#### Given data

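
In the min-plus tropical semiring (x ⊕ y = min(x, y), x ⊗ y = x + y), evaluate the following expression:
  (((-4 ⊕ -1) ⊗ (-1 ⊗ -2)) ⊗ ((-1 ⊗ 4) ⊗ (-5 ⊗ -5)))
(((-4 ⊕ -1) ⊗ (-1 ⊗ -2)) ⊗ ((-1 ⊗ 4) ⊗ (-5 ⊗ -5))) = -14

Expand innermost to outermost. Recall ⊕ takes the minimum of its arguments and ⊗ takes their sum. Working out the expression (((-4 ⊕ -1) ⊗ (-1 ⊗ -2)) ⊗ ((-1 ⊗ 4) ⊗ (-5 ⊗ -5))) gives -14.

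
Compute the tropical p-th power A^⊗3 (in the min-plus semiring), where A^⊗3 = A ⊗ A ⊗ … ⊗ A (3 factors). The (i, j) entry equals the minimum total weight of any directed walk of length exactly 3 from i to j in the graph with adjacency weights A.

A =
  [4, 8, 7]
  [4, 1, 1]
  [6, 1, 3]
A^⊗3 =
  [12, 9, 9]
  [6, 3, 3]
  [6, 3, 3]

Each entry (A^⊗3)_ij equals the minimum over all length-3 walks i = v_0 → v_1 → … → v_3 = j of Σ_t A[v_t][v_{t+1}]. For example, for (i, j) = (0, 2) we minimise over 9 possible intermediate vertex sequences; the minimum is 9, attained along the walk 0 → 2 → 1 → 2.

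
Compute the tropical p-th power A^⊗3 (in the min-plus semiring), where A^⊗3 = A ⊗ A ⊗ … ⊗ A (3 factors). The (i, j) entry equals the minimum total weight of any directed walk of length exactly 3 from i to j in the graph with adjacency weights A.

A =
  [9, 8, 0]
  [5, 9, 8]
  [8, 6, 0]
A^⊗3 =
  [8, 6, 0]
  [13, 11, 5]
  [8, 6, 0]

Each entry (A^⊗3)_ij equals the minimum over all length-3 walks i = v_0 → v_1 → … → v_3 = j of Σ_t A[v_t][v_{t+1}]. For example, for (i, j) = (0, 2) we minimise over 9 possible intermediate vertex sequences; the minimum is 0, attained along the walk 0 → 2 → 2 → 2.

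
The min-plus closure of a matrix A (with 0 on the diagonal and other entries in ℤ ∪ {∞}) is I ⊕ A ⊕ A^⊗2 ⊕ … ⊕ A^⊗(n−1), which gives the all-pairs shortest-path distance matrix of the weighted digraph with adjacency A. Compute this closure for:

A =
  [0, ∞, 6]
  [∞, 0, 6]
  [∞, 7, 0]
Closure =
  [0, 13, 6]
  [∞, 0, 6]
  [∞, 7, 0]

This is the Floyd-Warshall all-pairs shortest-path computation. For each intermediate vertex k = 0, 1, …, 2, update dist[i][j] ← min(dist[i][j], dist[i][k] + dist[k][j]). The final matrix gives, for each (i, j), the minimum total weight of any directed path from i to j (possibly empty when i = j).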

#### Requirement
Retype the listing from above, matching it exactly.

#### Solution to the exercise
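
In the min-plus tropical semiring (x ⊕ y = min(x, y), x ⊗ y = x + y), evaluate the following expression:
  (((-4 ⊕ -1) ⊗ (-1 ⊗ -2)) ⊗ ((-1 ⊗ 4) ⊗ (-5 ⊗ -5)))
(((-4 ⊕ -1) ⊗ (-1 ⊗ -2)) ⊗ ((-1 ⊗ 4) ⊗ (-5 ⊗ -5))) = -14

Expand innermost to outermost. Recall ⊕ takes the minimum of its arguments and ⊗ takes their sum. Working out the expression (((-4 ⊕ -1) ⊗ (-1 ⊗ -2)) ⊗ ((-1 ⊗ 4) ⊗ (-5 ⊗ -5))) gives -14.

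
Compute the tropical p-th power A^⊗3 (in the min-plus semiring), where A^⊗3 = A ⊗ A ⊗ … ⊗ A (3 factors). The (i, j) entry equals the minimum total weight of any directed walk of length exactly 3 from i to j in the graph with adjacency weights A.

A =
  [4, 8, 7]
  [4, 1, 1]
  [6, 1, 3]
A^⊗3 =
  [12, 9, 9]
  [6, 3, 3]
  [6, 3, 3]

Each entry (A^⊗3)_ij equals the minimum over all length-3 walks i = v_0 → v_1 → … → v_3 = j of Σ_t A[v_t][v_{t+1}]. For example, for (i, j) = (0, 2) we minimise over 9 possible intermediate vertex sequences; the minimum is 9, attained along the walk 0 → 2 → 1 → 2.

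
Compute the tropical p-th power A^⊗3 (in the min-plus semiring), where A^⊗3 = A ⊗ A ⊗ … ⊗ A (3 factors). The (i, j) entry equals the minimum total weight of any directed walk of length exactly 3 from i to j in the graph with adjacency weights A.

A =
  [9, 8, 0]
  [5, 9, 8]
  [8, 6, 0]
A^⊗3 =
  [8, 6, 0]
  [13, 11, 5]
  [8, 6, 0]

Each entry (A^⊗3)_ij equals the minimum over all length-3 walks i = v_0 → v_1 → … → v_3 = j of Σ_t A[v_t][v_{t+1}]. For example, for (i, j) = (0, 2) we minimise over 9 possible intermediate vertex sequences; the minimum is 0, attained along the walk 0 → 2 → 2 → 2.

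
The min-plus closure of a matrix A (with 0 on the diagonal and other entries in ℤ ∪ {∞}) is I ⊕ A ⊕ A^⊗2 ⊕ … ⊕ A^⊗(n−1), which gives the all-pairs shortest-path distance matrix of the weighted digraph with adjacency A. Compute this closure for:

A =
  [0, ∞, 6]
  [∞, 0, 6]
  [∞, 7, 0]
Closure =
  [0, 13, 6]
  [∞, 0, 6]
  [∞, 7, 0]

This is the Floyd-Warshall all-pairs shortest-path computation. For each intermediate vertex k = 0, 1, …, 2, update dist[i][j] ← min(dist[i][j], dist[i][k] + dist[k][j]). The final matrix gives, for each (i, j), the minimum total weight of any directed path from i to j (possibly empty when i = j).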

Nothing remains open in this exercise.